(What you need to do):
Repeat exactly the lines from the line containing "6 | Xin | QE |" through the last line of the records below, inclusive, and nothing else.

(The records):

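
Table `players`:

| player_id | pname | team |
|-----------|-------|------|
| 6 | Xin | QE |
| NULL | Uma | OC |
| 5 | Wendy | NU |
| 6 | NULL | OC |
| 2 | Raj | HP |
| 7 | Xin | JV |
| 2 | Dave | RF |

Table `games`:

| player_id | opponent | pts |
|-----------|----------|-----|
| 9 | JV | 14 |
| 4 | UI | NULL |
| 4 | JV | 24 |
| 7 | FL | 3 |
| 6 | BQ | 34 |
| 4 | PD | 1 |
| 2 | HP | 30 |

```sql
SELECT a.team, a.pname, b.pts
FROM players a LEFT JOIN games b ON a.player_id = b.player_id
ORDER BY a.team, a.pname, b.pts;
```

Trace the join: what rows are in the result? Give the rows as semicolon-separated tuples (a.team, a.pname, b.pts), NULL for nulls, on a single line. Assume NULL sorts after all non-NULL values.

LEFT JOIN keeps every row from `players`; unmatched rows get NULL for `games`'s columns.
Matching on a.player_id = b.player_id. A NULL in a compared column never satisfies the condition.
- a[0] player_id=6 → 1 match(es) in b → 1 row(s).
- a[1] player_id=NULL → no match; kept with NULLs on the b side.
- a[2] player_id=5 → no match; kept with NULLs on the b side.
- a[3] player_id=6 → 1 match(es) in b → 1 row(s).
- a[4] player_id=2 → 1 match(es) in b → 1 row(s).
- a[5] player_id=7 → 1 match(es) in b → 1 row(s).
- a[6] player_id=2 → 1 match(es) in b → 1 row(s).
After projecting and ordering:
a.team | a.pname | b.pts
HP | Raj | 30
JV | Xin | 3
NU | Wendy | NULL
OC | Uma | NULL
OC | NULL | 34
QE | Xin | 34
RF | Dave | 30

(HP, Raj, 30); (JV, Xin, 3); (NU, Wendy, NULL); (OC, Uma, NULL); (OC, NULL, 34); (QE, Xin, 34); (RF, Dave, 30)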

(Exercise output):
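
| 6 | Xin | QE |
| NULL | Uma | OC |
| 5 | Wendy | NU |
| 6 | NULL | OC |
| 2 | Raj | HP |
| 7 | Xin | JV |
| 2 | Dave | RF |

Table `games`:

| player_id | opponent | pts |
|-----------|----------|-----|
| 9 | JV | 14 |
| 4 | UI | NULL |
| 4 | JV | 24 |
| 7 | FL | 3 |
| 6 | BQ | 34 |
| 4 | PD | 1 |
| 2 | HP | 30 |

```sql
SELECT a.team, a.pname, b.pts
FROM players a LEFT JOIN games b ON a.player_id = b.player_id
ORDER BY a.team, a.pname, b.pts;
```

Trace the join: what rows are in the result? Give the rows as semicolon-separated tuples (a.team, a.pname, b.pts), NULL for nulls, on a single line. Assume NULL sorts after all non-NULL values.

LEFT JOIN keeps every row from `players`; unmatched rows get NULL for `games`'s columns.
Matching on a.player_id = b.player_id. A NULL in a compared column never satisfies the condition.
- a[0] player_id=6 → 1 match(es) in b → 1 row(s).
- a[1] player_id=NULL → no match; kept with NULLs on the b side.
- a[2] player_id=5 → no match; kept with NULLs on the b side.
- a[3] player_id=6 → 1 match(es) in b → 1 row(s).
- a[4] player_id=2 → 1 match(es) in b → 1 row(s).
- a[5] player_id=7 → 1 match(es) in b → 1 row(s).
- a[6] player_id=2 → 1 match(es) in b → 1 row(s).
After projecting and ordering:
a.team | a.pname | b.pts
HP | Raj | 30
JV | Xin | 3
NU | Wendy | NULL
OC | Uma | NULL
OC | NULL | 34
QE | Xin | 34
RF | Dave | 30

(HP, Raj, 30); (JV, Xin, 3); (NU, Wendy, NULL); (OC, Uma, NULL); (OC, NULL, 34); (QE, Xin, 34); (RF, Dave, 30)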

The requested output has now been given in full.